─── Entries supplied ───
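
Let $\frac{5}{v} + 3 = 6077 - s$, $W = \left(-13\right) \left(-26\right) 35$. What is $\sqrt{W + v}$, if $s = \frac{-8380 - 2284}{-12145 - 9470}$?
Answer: $\frac{\sqrt{203879836053856281730}}{131278846} \approx 108.77$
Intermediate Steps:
$s = \frac{10664}{21615}$ ($s = - \frac{10664}{-21615} = \left(-10664\right) \left(- \frac{1}{21615}\right) = \frac{10664}{21615} \approx 0.49336$)
$W = 11830$ ($W = 338 \cdot 35 = 11830$)
$v = \frac{108075}{131278846}$ ($v = \frac{5}{-3 + \left(6077 - \frac{10664}{21615}\right)} = \frac{5}{-3 + \frac{131343691}{21615}} = \frac{5}{\frac{131278846}{21615}} = 5 \cdot \frac{21615}{131278846} = \frac{108075}{131278846} \approx 0.00082325$)
$\sqrt{W + v} = \sqrt{11830 + \frac{108075}{131278846}} = \sqrt{\frac{1553028856255}{131278846}} = \frac{\sqrt{203879836053856281730}}{131278846}$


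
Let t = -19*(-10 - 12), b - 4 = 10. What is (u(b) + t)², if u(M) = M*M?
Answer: 376996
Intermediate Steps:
b = 14 (b = 4 + 10 = 14)
u(M) = M²
t = 418 (t = -19*(-22) = 418)
(u(b) + t)² = (14² + 418)² = (196 + 418)² = 614² = 376996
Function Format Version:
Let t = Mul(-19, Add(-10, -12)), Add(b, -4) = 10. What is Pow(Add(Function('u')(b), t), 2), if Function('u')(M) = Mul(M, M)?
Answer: 376996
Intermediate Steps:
b = 14 (b = Add(4, 10) = 14)
Function('u')(M) = Pow(M, 2)
t = 418 (t = Mul(-19, -22) = 418)
Pow(Add(Function('u')(b), t), 2) = Pow(Add(Pow(14, 2), 418), 2) = Pow(Add(196, 418), 2) = Pow(614, 2) = 376996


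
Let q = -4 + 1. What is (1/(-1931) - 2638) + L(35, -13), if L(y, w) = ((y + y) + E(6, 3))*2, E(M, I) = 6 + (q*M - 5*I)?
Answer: -4927913/1931 ≈ -2552.0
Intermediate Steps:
q = -3
E(M, I) = 6 - 5*I - 3*M (E(M, I) = 6 + (-3*M - 5*I) = 6 + (-5*I - 3*M) = 6 - 5*I - 3*M)
L(y, w) = -54 + 4*y (L(y, w) = ((y + y) + (6 - 5*3 - 3*6))*2 = (2*y + (6 - 15 - 18))*2 = (2*y - 27)*2 = (-27 + 2*y)*2 = -54 + 4*y)
(1/(-1931) - 2638) + L(35, -13) = (1/(-1931) - 2638) + (-54 + 4*35) = (-1/1931 - 2638) + (-54 + 140) = -5093979/1931 + 86 = -4927913/1931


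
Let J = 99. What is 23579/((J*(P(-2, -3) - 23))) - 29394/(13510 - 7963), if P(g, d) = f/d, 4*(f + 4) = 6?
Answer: -6852556/427119 ≈ -16.044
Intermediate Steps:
f = -5/2 (f = -4 + (¼)*6 = -4 + 3/2 = -5/2 ≈ -2.5000)
P(g, d) = -5/(2*d)
23579/((J*(P(-2, -3) - 23))) - 29394/(13510 - 7963) = 23579/((99*(-5/2/(-3) - 23))) - 29394/(13510 - 7963) = 23579/((99*(-5/2*(-⅓) - 23))) - 29394/5547 = 23579/((99*(⅚ - 23))) - 29394*1/5547 = 23579/((99*(-133/6))) - 9798/1849 = 23579/(-4389/2) - 9798/1849 = 23579*(-2/4389) - 9798/1849 = -2482/231 - 9798/1849 = -6852556/427119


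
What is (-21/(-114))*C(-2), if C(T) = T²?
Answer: 14/19 ≈ 0.73684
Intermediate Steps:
(-21/(-114))*C(-2) = -21/(-114)*(-2)² = -21*(-1/114)*4 = (7/38)*4 = 14/19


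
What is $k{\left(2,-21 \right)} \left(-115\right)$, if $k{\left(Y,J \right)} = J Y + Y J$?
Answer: $9660$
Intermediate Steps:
$k{\left(Y,J \right)} = 2 J Y$ ($k{\left(Y,J \right)} = J Y + J Y = 2 J Y$)
$k{\left(2,-21 \right)} \left(-115\right) = 2 \left(-21\right) 2 \left(-115\right) = \left(-84\right) \left(-115\right) = 9660$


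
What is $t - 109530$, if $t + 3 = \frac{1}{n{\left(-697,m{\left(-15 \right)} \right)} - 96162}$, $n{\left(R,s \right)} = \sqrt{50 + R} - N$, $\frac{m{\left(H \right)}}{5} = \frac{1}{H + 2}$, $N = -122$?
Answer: $- \frac{1010297587656691}{9223682247} - \frac{i \sqrt{647}}{9223682247} \approx -1.0953 \cdot 10^{5} - 2.7577 \cdot 10^{-9} i$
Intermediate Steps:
$m{\left(H \right)} = \frac{5}{2 + H}$ ($m{\left(H \right)} = \frac{5}{H + 2} = \frac{5}{2 + H}$)
$n{\left(R,s \right)} = 122 + \sqrt{50 + R}$ ($n{\left(R,s \right)} = \sqrt{50 + R} - -122 = \sqrt{50 + R} + 122 = 122 + \sqrt{50 + R}$)
$t = -3 + \frac{1}{-96040 + i \sqrt{647}}$ ($t = -3 + \frac{1}{\left(122 + \sqrt{50 - 697}\right) - 96162} = -3 + \frac{1}{\left(122 + \sqrt{-647}\right) - 96162} = -3 + \frac{1}{\left(122 + i \sqrt{647}\right) - 96162} = -3 + \frac{1}{-96040 + i \sqrt{647}} \approx -3.0 - 2.7577 \cdot 10^{-9} i$)
$t - 109530 = \left(- \frac{27671142781}{9223682247} - \frac{i \sqrt{647}}{9223682247}\right) - 109530 = - \frac{1010297587656691}{9223682247} - \frac{i \sqrt{647}}{9223682247}$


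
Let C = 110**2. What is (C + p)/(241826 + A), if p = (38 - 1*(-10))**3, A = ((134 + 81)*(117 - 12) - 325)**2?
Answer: 61346/247652163 ≈ 0.00024771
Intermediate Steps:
C = 12100
A = 495062500 (A = (215*105 - 325)**2 = (22575 - 325)**2 = 22250**2 = 495062500)
p = 110592 (p = (38 + 10)**3 = 48**3 = 110592)
(C + p)/(241826 + A) = (12100 + 110592)/(241826 + 495062500) = 122692/495304326 = 122692*(1/495304326) = 61346/247652163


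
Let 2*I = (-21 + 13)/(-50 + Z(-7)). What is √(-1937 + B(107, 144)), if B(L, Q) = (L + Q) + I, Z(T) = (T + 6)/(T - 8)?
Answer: 93*I*√109354/749 ≈ 41.06*I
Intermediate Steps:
Z(T) = (6 + T)/(-8 + T)
I = 60/749 (I = ((-21 + 13)/(-50 + (6 - 7)/(-8 - 7)))/2 = (-8/(-50 - 1/(-15)))/2 = (-8/(-50 - 1/15*(-1)))/2 = (-8/(-50 + 1/15))/2 = (-8/(-749/15))/2 = (-8*(-15/749))/2 = (½)*(120/749) = 60/749 ≈ 0.080107)
B(L, Q) = 60/749 + L + Q (B(L, Q) = (L + Q) + 60/749 = 60/749 + L + Q)
√(-1937 + B(107, 144)) = √(-1937 + (60/749 + 107 + 144)) = √(-1937 + 188059/749) = √(-1262754/749) = 93*I*√109354/749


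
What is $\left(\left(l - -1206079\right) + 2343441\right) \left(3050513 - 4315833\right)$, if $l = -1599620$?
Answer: $-2467247468000$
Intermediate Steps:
$\left(\left(l - -1206079\right) + 2343441\right) \left(3050513 - 4315833\right) = \left(\left(-1599620 - -1206079\right) + 2343441\right) \left(3050513 - 4315833\right) = \left(\left(-1599620 + 1206079\right) + 2343441\right) \left(-1265320\right) = \left(-393541 + 2343441\right) \left(-1265320\right) = 1949900 \left(-1265320\right) = -2467247468000$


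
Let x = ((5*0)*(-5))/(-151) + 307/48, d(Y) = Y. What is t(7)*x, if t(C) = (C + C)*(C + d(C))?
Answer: 15043/12 ≈ 1253.6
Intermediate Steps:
t(C) = 4*C² (t(C) = (C + C)*(C + C) = (2*C)*(2*C) = 4*C²)
x = 307/48 (x = (0*(-5))*(-1/151) + 307*(1/48) = 0*(-1/151) + 307/48 = 0 + 307/48 = 307/48 ≈ 6.3958)
t(7)*x = (4*7²)*(307/48) = (4*49)*(307/48) = 196*(307/48) = 15043/12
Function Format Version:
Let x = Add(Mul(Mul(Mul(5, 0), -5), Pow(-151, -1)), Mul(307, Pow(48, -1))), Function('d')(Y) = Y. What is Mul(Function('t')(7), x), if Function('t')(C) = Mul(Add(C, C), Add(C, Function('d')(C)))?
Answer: Rational(15043, 12) ≈ 1253.6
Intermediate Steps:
Function('t')(C) = Mul(4, Pow(C, 2)) (Function('t')(C) = Mul(Add(C, C), Add(C, C)) = Mul(Mul(2, C), Mul(2, C)) = Mul(4, Pow(C, 2)))
x = Rational(307, 48) (x = Add(Mul(Mul(0, -5), Rational(-1, 151)), Mul(307, Rational(1, 48))) = Add(Mul(0, Rational(-1, 151)), Rational(307, 48)) = Add(0, Rational(307, 48)) = Rational(307, 48) ≈ 6.3958)
Mul(Function('t')(7), x) = Mul(Mul(4, Pow(7, 2)), Rational(307, 48)) = Mul(Mul(4, 49), Rational(307, 48)) = Mul(196, Rational(307, 48)) = Rational(15043, 12)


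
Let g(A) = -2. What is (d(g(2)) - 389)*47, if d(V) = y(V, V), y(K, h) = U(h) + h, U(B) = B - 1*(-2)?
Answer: -18377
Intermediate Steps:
U(B) = 2 + B (U(B) = B + 2 = 2 + B)
y(K, h) = 2 + 2*h (y(K, h) = (2 + h) + h = 2 + 2*h)
d(V) = 2 + 2*V
(d(g(2)) - 389)*47 = ((2 + 2*(-2)) - 389)*47 = ((2 - 4) - 389)*47 = (-2 - 389)*47 = -391*47 = -18377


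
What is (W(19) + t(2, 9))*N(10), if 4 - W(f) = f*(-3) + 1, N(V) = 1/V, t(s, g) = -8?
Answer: 26/5 ≈ 5.2000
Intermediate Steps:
W(f) = 3 + 3*f (W(f) = 4 - (f*(-3) + 1) = 4 - (-3*f + 1) = 4 - (1 - 3*f) = 4 + (-1 + 3*f) = 3 + 3*f)
(W(19) + t(2, 9))*N(10) = ((3 + 3*19) - 8)/10 = ((3 + 57) - 8)*(1/10) = (60 - 8)*(1/10) = 52*(1/10) = 26/5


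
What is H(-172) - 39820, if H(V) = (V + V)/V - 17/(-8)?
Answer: -318527/8 ≈ -39816.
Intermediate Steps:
H(V) = 33/8 (H(V) = (2*V)/V - 17*(-1/8) = 2 + 17/8 = 33/8)
H(-172) - 39820 = 33/8 - 39820 = -318527/8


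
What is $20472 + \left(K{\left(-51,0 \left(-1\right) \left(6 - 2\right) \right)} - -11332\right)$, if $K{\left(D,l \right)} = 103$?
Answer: $31907$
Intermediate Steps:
$20472 + \left(K{\left(-51,0 \left(-1\right) \left(6 - 2\right) \right)} - -11332\right) = 20472 + \left(103 - -11332\right) = 20472 + \left(103 + 11332\right) = 20472 + 11435 = 31907$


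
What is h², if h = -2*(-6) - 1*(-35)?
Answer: 2209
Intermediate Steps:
h = 47 (h = 12 + 35 = 47)
h² = 47² = 2209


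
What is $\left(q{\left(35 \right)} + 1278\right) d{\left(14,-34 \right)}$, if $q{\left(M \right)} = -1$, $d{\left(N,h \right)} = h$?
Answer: $-43418$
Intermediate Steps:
$\left(q{\left(35 \right)} + 1278\right) d{\left(14,-34 \right)} = \left(-1 + 1278\right) \left(-34\right) = 1277 \left(-34\right) = -43418$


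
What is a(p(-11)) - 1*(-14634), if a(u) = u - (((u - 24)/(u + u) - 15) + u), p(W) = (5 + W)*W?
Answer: 322271/22 ≈ 14649.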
───
Please copy, exactly as written, every line in the listing above from the line with "Answer: 15043/12 ≈ 1253.6" up to and including the line with "Answer: Rational(15043, 12) ≈ 1253.6".

- _Finished exercise_:
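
Answer: 15043/12 ≈ 1253.6
Intermediate Steps:
t(C) = 4*C² (t(C) = (C + C)*(C + C) = (2*C)*(2*C) = 4*C²)
x = 307/48 (x = (0*(-5))*(-1/151) + 307*(1/48) = 0*(-1/151) + 307/48 = 0 + 307/48 = 307/48 ≈ 6.3958)
t(7)*x = (4*7²)*(307/48) = (4*49)*(307/48) = 196*(307/48) = 15043/12
Function Format Version:
Let x = Add(Mul(Mul(Mul(5, 0), -5), Pow(-151, -1)), Mul(307, Pow(48, -1))), Function('d')(Y) = Y. What is Mul(Function('t')(7), x), if Function('t')(C) = Mul(Add(C, C), Add(C, Function('d')(C)))?
Answer: Rational(15043, 12) ≈ 1253.6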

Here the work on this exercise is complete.